_The problem_. Can you pull out each line of the data below that includes the word "position"?

※ ※ ※

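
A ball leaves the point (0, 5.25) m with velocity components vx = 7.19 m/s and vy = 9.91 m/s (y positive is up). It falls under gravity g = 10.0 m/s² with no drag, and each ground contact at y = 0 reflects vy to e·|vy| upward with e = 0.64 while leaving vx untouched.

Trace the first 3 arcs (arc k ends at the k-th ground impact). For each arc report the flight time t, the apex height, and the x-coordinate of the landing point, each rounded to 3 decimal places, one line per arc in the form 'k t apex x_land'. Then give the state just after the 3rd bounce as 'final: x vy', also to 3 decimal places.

Arc 1: start y=5.250, vy=9.910 → t=2.417, apex=10.160, x_land=17.375, impact vy=-14.255
  bounce: vy ← 0.64·14.255 = 9.123
Arc 2: start y=0.000, vy=9.123 → t=1.825, apex=4.162, x_land=30.494, impact vy=-9.123
  bounce: vy ← 0.64·9.123 = 5.839
Arc 3: start y=0.000, vy=5.839 → t=1.168, apex=1.705, x_land=38.890, impact vy=-5.839
  bounce: vy ← 0.64·5.839 = 3.737

1 2.417 10.160 17.375
2 1.825 4.162 30.494
3 1.168 1.705 38.890
final: 38.890 3.737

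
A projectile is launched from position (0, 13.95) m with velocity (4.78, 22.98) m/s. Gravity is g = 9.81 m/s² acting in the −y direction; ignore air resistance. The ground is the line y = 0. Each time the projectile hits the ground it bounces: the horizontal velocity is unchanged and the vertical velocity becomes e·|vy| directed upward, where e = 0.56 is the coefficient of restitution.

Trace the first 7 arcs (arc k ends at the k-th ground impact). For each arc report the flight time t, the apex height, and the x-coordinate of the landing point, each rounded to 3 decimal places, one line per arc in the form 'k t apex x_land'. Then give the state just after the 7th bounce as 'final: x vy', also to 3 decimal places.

1 5.229 40.865 24.994
2 3.233 12.815 40.447
3 1.810 4.019 49.100
4 1.014 1.260 53.946
5 0.568 0.395 56.660
6 0.318 0.124 58.180
7 0.178 0.039 59.031
final: 59.031 0.489

Arc 1: start y=13.950, vy=22.980 → t=5.229, apex=40.865, x_land=24.994, impact vy=-28.316
  bounce: vy ← 0.56·28.316 = 15.857
Arc 2: start y=0.000, vy=15.857 → t=3.233, apex=12.815, x_land=40.447, impact vy=-15.857
  bounce: vy ← 0.56·15.857 = 8.880
Arc 3: start y=0.000, vy=8.880 → t=1.810, apex=4.019, x_land=49.100, impact vy=-8.880
  bounce: vy ← 0.56·8.880 = 4.973
Arc 4: start y=0.000, vy=4.973 → t=1.014, apex=1.260, x_land=53.946, impact vy=-4.973
  bounce: vy ← 0.56·4.973 = 2.785
Arc 5: start y=0.000, vy=2.785 → t=0.568, apex=0.395, x_land=56.660, impact vy=-2.785
  bounce: vy ← 0.56·2.785 = 1.559
Arc 6: start y=0.000, vy=1.559 → t=0.318, apex=0.124, x_land=58.180, impact vy=-1.559
  bounce: vy ← 0.56·1.559 = 0.873
Arc 7: start y=0.000, vy=0.873 → t=0.178, apex=0.039, x_land=59.031, impact vy=-0.873
  bounce: vy ← 0.56·0.873 = 0.489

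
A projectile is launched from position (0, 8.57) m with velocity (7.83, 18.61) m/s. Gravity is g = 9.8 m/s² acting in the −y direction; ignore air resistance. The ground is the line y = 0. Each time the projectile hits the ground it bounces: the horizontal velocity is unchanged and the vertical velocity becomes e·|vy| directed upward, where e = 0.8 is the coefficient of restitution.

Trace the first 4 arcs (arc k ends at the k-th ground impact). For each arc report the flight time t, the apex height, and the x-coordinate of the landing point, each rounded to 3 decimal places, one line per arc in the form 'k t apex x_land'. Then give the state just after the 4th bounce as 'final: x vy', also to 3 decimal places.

1 4.213 26.240 32.988
2 3.703 16.794 61.980
3 2.962 10.748 85.173
4 2.370 6.879 103.727
final: 103.727 9.289

Arc 1: start y=8.570, vy=18.610 → t=4.213, apex=26.240, x_land=32.988, impact vy=-22.678
  bounce: vy ← 0.8·22.678 = 18.143
Arc 2: start y=0.000, vy=18.143 → t=3.703, apex=16.794, x_land=61.980, impact vy=-18.143
  bounce: vy ← 0.8·18.143 = 14.514
Arc 3: start y=0.000, vy=14.514 → t=2.962, apex=10.748, x_land=85.173, impact vy=-14.514
  bounce: vy ← 0.8·14.514 = 11.611
Arc 4: start y=0.000, vy=11.611 → t=2.370, apex=6.879, x_land=103.727, impact vy=-11.611
  bounce: vy ← 0.8·11.611 = 9.289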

※ ※ ※

_Completed exercise_.
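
A projectile is launched from position (0, 13.95) m with velocity (4.78, 22.98) m/s. Gravity is g = 9.81 m/s² acting in the −y direction; ignore air resistance. The ground is the line y = 0. Each time the projectile hits the ground it bounces: the horizontal velocity is unchanged and the vertical velocity becomes e·|vy| directed upward, where e = 0.56 is the coefficient of restitution.
A projectile is launched from position (0, 8.57) m with velocity (7.83, 18.61) m/s. Gravity is g = 9.8 m/s² acting in the −y direction; ignore air resistance. The ground is the line y = 0. Each time the projectile hits the ground it bounces: the horizontal velocity is unchanged and the vertical velocity becomes e·|vy| directed upward, where e = 0.8 is the coefficient of restitution.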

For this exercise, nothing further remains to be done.